# [Material for this task]
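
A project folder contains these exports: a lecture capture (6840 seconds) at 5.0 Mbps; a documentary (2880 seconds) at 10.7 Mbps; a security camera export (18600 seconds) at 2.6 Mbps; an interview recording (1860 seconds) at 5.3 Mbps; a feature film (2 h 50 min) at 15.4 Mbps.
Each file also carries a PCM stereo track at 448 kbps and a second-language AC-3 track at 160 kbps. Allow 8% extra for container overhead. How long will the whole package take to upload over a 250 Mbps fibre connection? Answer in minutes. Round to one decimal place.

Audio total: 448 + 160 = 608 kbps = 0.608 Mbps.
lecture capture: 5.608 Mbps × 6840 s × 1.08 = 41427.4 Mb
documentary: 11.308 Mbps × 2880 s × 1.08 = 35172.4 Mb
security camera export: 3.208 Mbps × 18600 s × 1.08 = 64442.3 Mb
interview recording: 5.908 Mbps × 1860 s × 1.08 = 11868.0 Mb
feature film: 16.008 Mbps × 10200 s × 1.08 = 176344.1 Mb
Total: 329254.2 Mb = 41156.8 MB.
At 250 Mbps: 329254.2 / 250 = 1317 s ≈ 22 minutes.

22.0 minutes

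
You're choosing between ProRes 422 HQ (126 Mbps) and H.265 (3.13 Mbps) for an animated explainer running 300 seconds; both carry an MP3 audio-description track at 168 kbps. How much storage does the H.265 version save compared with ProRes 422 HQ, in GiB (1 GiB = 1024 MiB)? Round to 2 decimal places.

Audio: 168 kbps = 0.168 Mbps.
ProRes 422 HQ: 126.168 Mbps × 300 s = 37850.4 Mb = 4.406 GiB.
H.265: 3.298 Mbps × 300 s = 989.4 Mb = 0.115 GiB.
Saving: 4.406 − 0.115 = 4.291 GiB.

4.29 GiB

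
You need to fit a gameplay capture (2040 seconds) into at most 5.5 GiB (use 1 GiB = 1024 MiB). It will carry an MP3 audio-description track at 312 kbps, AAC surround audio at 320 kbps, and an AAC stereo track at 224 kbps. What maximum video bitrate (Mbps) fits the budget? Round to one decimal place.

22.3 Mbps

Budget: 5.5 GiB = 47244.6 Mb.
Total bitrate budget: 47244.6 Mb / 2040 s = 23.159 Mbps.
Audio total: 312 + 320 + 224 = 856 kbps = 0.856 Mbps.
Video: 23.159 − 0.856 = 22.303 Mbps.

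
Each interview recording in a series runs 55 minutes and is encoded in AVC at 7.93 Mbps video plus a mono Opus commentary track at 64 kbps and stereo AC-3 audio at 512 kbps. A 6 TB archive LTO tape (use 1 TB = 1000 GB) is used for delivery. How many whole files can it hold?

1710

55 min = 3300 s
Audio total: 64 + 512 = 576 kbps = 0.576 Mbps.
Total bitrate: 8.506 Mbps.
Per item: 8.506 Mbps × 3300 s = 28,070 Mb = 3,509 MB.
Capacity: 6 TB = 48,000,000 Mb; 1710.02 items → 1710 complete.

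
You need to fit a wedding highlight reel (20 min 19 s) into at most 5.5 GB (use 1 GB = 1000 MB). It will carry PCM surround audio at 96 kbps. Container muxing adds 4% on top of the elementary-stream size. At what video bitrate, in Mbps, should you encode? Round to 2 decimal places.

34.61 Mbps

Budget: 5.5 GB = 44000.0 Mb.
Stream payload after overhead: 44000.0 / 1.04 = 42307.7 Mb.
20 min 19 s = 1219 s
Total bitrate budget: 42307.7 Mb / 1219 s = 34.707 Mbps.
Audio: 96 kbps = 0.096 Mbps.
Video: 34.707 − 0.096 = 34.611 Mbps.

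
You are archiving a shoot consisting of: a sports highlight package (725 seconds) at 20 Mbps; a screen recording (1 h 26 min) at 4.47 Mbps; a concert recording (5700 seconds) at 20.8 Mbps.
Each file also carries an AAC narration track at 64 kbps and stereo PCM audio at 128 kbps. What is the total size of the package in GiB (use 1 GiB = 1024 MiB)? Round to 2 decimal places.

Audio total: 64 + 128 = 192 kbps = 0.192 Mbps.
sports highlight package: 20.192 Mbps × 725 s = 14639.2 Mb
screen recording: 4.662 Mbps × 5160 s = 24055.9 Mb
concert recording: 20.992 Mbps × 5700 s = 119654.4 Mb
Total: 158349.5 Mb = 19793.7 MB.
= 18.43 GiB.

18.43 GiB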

# [Requirement]
Exactly and only the lines from the line containing "Each file also carries an" through the final line of the records above must be returned.

# [Output]
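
Each file also carries an AAC narration track at 64 kbps and stereo PCM audio at 128 kbps. What is the total size of the package in GiB (use 1 GiB = 1024 MiB)? Round to 2 decimal places.

Audio total: 64 + 128 = 192 kbps = 0.192 Mbps.
sports highlight package: 20.192 Mbps × 725 s = 14639.2 Mb
screen recording: 4.662 Mbps × 5160 s = 24055.9 Mb
concert recording: 20.992 Mbps × 5700 s = 119654.4 Mb
Total: 158349.5 Mb = 19793.7 MB.
= 18.43 GiB.

18.43 GiB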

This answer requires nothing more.